[Extracted records — start]

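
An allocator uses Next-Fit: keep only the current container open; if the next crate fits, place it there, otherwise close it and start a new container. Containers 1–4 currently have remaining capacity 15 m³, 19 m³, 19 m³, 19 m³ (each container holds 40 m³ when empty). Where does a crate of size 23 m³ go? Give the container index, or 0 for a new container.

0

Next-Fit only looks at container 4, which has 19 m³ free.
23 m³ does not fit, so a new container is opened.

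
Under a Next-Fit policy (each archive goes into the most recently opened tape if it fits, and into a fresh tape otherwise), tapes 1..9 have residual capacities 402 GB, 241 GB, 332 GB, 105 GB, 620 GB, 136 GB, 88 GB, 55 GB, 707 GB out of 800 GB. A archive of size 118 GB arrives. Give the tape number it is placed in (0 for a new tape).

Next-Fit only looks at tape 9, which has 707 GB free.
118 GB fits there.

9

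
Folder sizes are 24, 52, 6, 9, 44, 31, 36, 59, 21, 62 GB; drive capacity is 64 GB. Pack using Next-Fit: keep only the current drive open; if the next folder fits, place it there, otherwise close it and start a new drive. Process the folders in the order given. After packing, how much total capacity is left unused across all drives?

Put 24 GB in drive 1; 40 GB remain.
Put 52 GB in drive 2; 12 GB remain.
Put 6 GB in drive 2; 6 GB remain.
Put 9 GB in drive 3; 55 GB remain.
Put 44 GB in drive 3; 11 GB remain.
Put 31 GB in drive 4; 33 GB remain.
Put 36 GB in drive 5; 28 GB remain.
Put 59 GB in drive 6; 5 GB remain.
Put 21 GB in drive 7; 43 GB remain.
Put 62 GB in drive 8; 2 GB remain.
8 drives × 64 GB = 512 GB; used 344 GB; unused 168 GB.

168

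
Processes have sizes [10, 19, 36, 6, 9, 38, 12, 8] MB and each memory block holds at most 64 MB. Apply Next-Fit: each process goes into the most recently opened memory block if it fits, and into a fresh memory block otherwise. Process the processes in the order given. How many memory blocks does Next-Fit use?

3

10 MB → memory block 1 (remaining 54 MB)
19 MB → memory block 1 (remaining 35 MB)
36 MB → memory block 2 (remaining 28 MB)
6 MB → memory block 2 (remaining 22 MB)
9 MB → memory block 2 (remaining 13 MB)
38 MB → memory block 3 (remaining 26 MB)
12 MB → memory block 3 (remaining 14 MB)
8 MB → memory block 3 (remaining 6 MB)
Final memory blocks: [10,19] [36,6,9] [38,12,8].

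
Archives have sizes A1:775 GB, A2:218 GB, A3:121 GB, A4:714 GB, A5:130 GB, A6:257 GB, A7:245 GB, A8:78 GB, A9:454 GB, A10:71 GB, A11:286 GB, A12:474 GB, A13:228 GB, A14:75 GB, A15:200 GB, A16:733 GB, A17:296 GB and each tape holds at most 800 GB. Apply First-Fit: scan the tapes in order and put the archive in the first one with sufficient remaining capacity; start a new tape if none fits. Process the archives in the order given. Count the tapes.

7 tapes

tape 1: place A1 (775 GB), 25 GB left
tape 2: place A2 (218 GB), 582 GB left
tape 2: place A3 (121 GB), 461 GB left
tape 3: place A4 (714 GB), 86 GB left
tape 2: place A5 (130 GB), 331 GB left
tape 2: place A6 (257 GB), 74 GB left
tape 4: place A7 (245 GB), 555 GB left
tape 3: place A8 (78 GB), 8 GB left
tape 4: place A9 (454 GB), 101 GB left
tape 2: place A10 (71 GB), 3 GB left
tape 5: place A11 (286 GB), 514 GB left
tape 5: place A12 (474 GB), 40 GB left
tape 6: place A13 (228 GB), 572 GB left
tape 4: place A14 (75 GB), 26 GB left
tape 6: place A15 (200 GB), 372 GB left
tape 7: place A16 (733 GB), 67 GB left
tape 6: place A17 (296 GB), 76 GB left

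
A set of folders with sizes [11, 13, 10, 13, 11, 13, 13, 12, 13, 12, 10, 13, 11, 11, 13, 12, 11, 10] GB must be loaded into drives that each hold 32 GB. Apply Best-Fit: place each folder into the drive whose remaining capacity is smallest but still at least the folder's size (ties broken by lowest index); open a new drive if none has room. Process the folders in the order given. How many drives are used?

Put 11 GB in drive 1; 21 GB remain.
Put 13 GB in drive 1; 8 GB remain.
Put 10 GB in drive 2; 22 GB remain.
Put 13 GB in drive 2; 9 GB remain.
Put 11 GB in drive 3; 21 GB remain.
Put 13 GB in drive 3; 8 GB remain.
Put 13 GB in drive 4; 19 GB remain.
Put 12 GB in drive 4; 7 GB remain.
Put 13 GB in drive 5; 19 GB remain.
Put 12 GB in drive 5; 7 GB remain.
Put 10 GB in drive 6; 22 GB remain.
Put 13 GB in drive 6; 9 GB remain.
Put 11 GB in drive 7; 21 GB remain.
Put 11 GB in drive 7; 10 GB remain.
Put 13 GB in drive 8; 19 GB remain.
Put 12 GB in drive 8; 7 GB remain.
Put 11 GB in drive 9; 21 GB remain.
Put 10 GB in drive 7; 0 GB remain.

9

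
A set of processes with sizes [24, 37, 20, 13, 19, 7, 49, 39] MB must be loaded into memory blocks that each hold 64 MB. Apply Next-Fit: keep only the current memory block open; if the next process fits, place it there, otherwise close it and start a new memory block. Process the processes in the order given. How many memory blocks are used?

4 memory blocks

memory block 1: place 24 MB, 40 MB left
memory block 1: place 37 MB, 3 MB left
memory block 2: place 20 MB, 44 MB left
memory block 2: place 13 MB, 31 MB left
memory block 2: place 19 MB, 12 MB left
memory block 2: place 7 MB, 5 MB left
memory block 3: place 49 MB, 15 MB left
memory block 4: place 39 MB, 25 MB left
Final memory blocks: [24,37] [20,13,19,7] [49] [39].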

[Extracted records — finish]

### Task brief
Working through the records above, copy each one exactly.

### Your solution
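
An allocator uses Next-Fit: keep only the current container open; if the next crate fits, place it there, otherwise close it and start a new container. Containers 1–4 currently have remaining capacity 15 m³, 19 m³, 19 m³, 19 m³ (each container holds 40 m³ when empty). Where does a crate of size 23 m³ go? Give the container index, or 0 for a new container.

0

Next-Fit only looks at container 4, which has 19 m³ free.
23 m³ does not fit, so a new container is opened.

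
Under a Next-Fit policy (each archive goes into the most recently opened tape if it fits, and into a fresh tape otherwise), tapes 1..9 have residual capacities 402 GB, 241 GB, 332 GB, 105 GB, 620 GB, 136 GB, 88 GB, 55 GB, 707 GB out of 800 GB. A archive of size 118 GB arrives. Give the tape number it is placed in (0 for a new tape).

Next-Fit only looks at tape 9, which has 707 GB free.
118 GB fits there.

9

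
Folder sizes are 24, 52, 6, 9, 44, 31, 36, 59, 21, 62 GB; drive capacity is 64 GB. Pack using Next-Fit: keep only the current drive open; if the next folder fits, place it there, otherwise close it and start a new drive. Process the folders in the order given. After packing, how much total capacity is left unused across all drives?

Put 24 GB in drive 1; 40 GB remain.
Put 52 GB in drive 2; 12 GB remain.
Put 6 GB in drive 2; 6 GB remain.
Put 9 GB in drive 3; 55 GB remain.
Put 44 GB in drive 3; 11 GB remain.
Put 31 GB in drive 4; 33 GB remain.
Put 36 GB in drive 5; 28 GB remain.
Put 59 GB in drive 6; 5 GB remain.
Put 21 GB in drive 7; 43 GB remain.
Put 62 GB in drive 8; 2 GB remain.
8 drives × 64 GB = 512 GB; used 344 GB; unused 168 GB.

168

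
Processes have sizes [10, 19, 36, 6, 9, 38, 12, 8] MB and each memory block holds at most 64 MB. Apply Next-Fit: each process goes into the most recently opened memory block if it fits, and into a fresh memory block otherwise. Process the processes in the order given. How many memory blocks does Next-Fit use?

3

10 MB → memory block 1 (remaining 54 MB)
19 MB → memory block 1 (remaining 35 MB)
36 MB → memory block 2 (remaining 28 MB)
6 MB → memory block 2 (remaining 22 MB)
9 MB → memory block 2 (remaining 13 MB)
38 MB → memory block 3 (remaining 26 MB)
12 MB → memory block 3 (remaining 14 MB)
8 MB → memory block 3 (remaining 6 MB)
Final memory blocks: [10,19] [36,6,9] [38,12,8].

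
Archives have sizes A1:775 GB, A2:218 GB, A3:121 GB, A4:714 GB, A5:130 GB, A6:257 GB, A7:245 GB, A8:78 GB, A9:454 GB, A10:71 GB, A11:286 GB, A12:474 GB, A13:228 GB, A14:75 GB, A15:200 GB, A16:733 GB, A17:296 GB and each tape holds at most 800 GB. Apply First-Fit: scan the tapes in order and put the archive in the first one with sufficient remaining capacity; start a new tape if none fits. Process the archives in the order given. Count the tapes.

7 tapes

tape 1: place A1 (775 GB), 25 GB left
tape 2: place A2 (218 GB), 582 GB left
tape 2: place A3 (121 GB), 461 GB left
tape 3: place A4 (714 GB), 86 GB left
tape 2: place A5 (130 GB), 331 GB left
tape 2: place A6 (257 GB), 74 GB left
tape 4: place A7 (245 GB), 555 GB left
tape 3: place A8 (78 GB), 8 GB left
tape 4: place A9 (454 GB), 101 GB left
tape 2: place A10 (71 GB), 3 GB left
tape 5: place A11 (286 GB), 514 GB left
tape 5: place A12 (474 GB), 40 GB left
tape 6: place A13 (228 GB), 572 GB left
tape 4: place A14 (75 GB), 26 GB left
tape 6: place A15 (200 GB), 372 GB left
tape 7: place A16 (733 GB), 67 GB left
tape 6: place A17 (296 GB), 76 GB left

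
A set of folders with sizes [11, 13, 10, 13, 11, 13, 13, 12, 13, 12, 10, 13, 11, 11, 13, 12, 11, 10] GB must be loaded into drives that each hold 32 GB. Apply Best-Fit: place each folder into the drive whose remaining capacity is smallest but still at least the folder's size (ties broken by lowest index); open a new drive if none has room. Process the folders in the order given. How many drives are used?

Put 11 GB in drive 1; 21 GB remain.
Put 13 GB in drive 1; 8 GB remain.
Put 10 GB in drive 2; 22 GB remain.
Put 13 GB in drive 2; 9 GB remain.
Put 11 GB in drive 3; 21 GB remain.
Put 13 GB in drive 3; 8 GB remain.
Put 13 GB in drive 4; 19 GB remain.
Put 12 GB in drive 4; 7 GB remain.
Put 13 GB in drive 5; 19 GB remain.
Put 12 GB in drive 5; 7 GB remain.
Put 10 GB in drive 6; 22 GB remain.
Put 13 GB in drive 6; 9 GB remain.
Put 11 GB in drive 7; 21 GB remain.
Put 11 GB in drive 7; 10 GB remain.
Put 13 GB in drive 8; 19 GB remain.
Put 12 GB in drive 8; 7 GB remain.
Put 11 GB in drive 9; 21 GB remain.
Put 10 GB in drive 7; 0 GB remain.

9

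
A set of processes with sizes [24, 37, 20, 13, 19, 7, 49, 39] MB must be loaded into memory blocks that each hold 64 MB. Apply Next-Fit: keep only the current memory block open; if the next process fits, place it there, otherwise close it and start a new memory block. Process the processes in the order given. How many memory blocks are used?

4 memory blocks

memory block 1: place 24 MB, 40 MB left
memory block 1: place 37 MB, 3 MB left
memory block 2: place 20 MB, 44 MB left
memory block 2: place 13 MB, 31 MB left
memory block 2: place 19 MB, 12 MB left
memory block 2: place 7 MB, 5 MB left
memory block 3: place 49 MB, 15 MB left
memory block 4: place 39 MB, 25 MB left
Final memory blocks: [24,37] [20,13,19,7] [49] [39].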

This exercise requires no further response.